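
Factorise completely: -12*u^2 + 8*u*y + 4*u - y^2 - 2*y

Group: -6*u*(2*u - y) + (y + 2)*(2*u - y); both groups contain (2*u - y).

-(2*u - y)*(6*u - y - 2)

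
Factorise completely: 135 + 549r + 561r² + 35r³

(5r + 3)(7r + 3)(r + 15)

By the rational root theorem, r = -3/5 is a root, giving the factor (5r + 3) and quotient 7r² + 108r + 45.
The remaining quadratic factors as (7r + 3)(r + 15).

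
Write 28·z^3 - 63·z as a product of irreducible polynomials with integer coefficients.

7·z·(2·z + 3)·(2·z - 3)

Factor out 7·z, leaving 4·z^2 - 9, which is a difference of two squares.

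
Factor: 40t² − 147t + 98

(5t − 14)(8t − 7)

Need a pair with product 40·98 = 3920 and sum −147: that's −35 and −112.
Split the middle term: 40t² − 35t − 112t + 98 = 5t(8t − 7) − 14(8t − 7).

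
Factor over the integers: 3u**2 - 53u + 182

Need a pair with product 3·182 = 546 and sum -53: that's -39 and -14.
Split the middle term: 3u**2 - 39u - 14u + 182 = 3u(u - 13) - 14(u - 13).

(3u - 14)(u - 13)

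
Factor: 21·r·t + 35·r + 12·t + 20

(3·t + 5)·(7·r + 4)

Group as (21·r·t + 35·r) + (12·t + 20) = 7·r·(3·t + 5) + 4·(3·t + 5).
Both groups share the factor (3·t + 5).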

#### GOAL OF THE EXERCISE
Line by line, write out the whole listing exactly.

#### SOLUTION FOR THIS PROBLEM
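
Factorise completely: -12*u^2 + 8*u*y + 4*u - y^2 - 2*y

Group: -6*u*(2*u - y) + (y + 2)*(2*u - y); both groups contain (2*u - y).

-(2*u - y)*(6*u - y - 2)

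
Factorise completely: 135 + 549r + 561r² + 35r³

(5r + 3)(7r + 3)(r + 15)

By the rational root theorem, r = -3/5 is a root, giving the factor (5r + 3) and quotient 7r² + 108r + 45.
The remaining quadratic factors as (7r + 3)(r + 15).

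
Write 28·z^3 - 63·z as a product of irreducible polynomials with integer coefficients.

7·z·(2·z + 3)·(2·z - 3)

Factor out 7·z, leaving 4·z^2 - 9, which is a difference of two squares.

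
Factor: 40t² − 147t + 98

(5t − 14)(8t − 7)

Need a pair with product 40·98 = 3920 and sum −147: that's −35 and −112.
Split the middle term: 40t² − 35t − 112t + 98 = 5t(8t − 7) − 14(8t − 7).

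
Factor over the integers: 3u**2 - 53u + 182

Need a pair with product 3·182 = 546 and sum -53: that's -39 and -14.
Split the middle term: 3u**2 - 39u - 14u + 182 = 3u(u - 13) - 14(u - 13).

(3u - 14)(u - 13)

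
Factor: 21·r·t + 35·r + 12·t + 20

(3·t + 5)·(7·r + 4)

Group as (21·r·t + 35·r) + (12·t + 20) = 7·r·(3·t + 5) + 4·(3·t + 5).
Both groups share the factor (3·t + 5).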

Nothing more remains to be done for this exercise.